━━ Provided entries

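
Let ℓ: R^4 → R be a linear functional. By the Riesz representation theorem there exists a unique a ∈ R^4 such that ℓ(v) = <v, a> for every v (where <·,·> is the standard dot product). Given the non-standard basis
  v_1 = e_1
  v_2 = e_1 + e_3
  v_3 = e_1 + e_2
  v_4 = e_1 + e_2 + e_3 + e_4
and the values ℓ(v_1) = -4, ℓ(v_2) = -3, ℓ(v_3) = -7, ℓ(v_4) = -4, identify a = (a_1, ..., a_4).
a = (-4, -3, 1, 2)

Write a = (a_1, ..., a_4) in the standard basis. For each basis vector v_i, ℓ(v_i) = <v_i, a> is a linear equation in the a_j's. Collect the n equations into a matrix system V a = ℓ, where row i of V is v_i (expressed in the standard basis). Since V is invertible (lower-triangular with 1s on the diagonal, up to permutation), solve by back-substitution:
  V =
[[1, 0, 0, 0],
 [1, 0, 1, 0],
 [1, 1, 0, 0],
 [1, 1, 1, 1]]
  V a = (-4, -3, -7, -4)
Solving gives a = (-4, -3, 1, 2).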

━━━━
━━ Provided entries

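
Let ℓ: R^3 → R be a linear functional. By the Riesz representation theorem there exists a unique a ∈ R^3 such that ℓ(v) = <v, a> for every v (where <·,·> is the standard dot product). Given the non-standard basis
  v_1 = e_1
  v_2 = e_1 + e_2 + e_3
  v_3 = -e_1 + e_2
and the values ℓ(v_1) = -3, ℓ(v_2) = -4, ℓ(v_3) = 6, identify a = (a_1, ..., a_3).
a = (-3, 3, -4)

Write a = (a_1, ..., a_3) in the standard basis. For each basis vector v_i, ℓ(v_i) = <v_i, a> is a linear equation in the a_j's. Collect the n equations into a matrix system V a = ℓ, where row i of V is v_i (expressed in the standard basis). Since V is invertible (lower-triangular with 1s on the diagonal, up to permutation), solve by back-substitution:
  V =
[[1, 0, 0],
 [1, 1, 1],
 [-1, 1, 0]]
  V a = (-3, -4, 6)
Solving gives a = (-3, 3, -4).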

━━━━

Exercise instructions:
Identify the lines in the entries that hold "representation" and return each one.

Output below:
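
Let ℓ: R^4 → R be a linear functional. By the Riesz representation theorem there exists a unique a ∈ R^4 such that ℓ(v) = <v, a> for every v (where <·,·> is the standard dot product). Given the non-standard basis
Let ℓ: R^3 → R be a linear functional. By the Riesz representation theorem there exists a unique a ∈ R^3 such that ℓ(v) = <v, a> for every v (where <·,·> is the standard dot product). Given the non-standard basis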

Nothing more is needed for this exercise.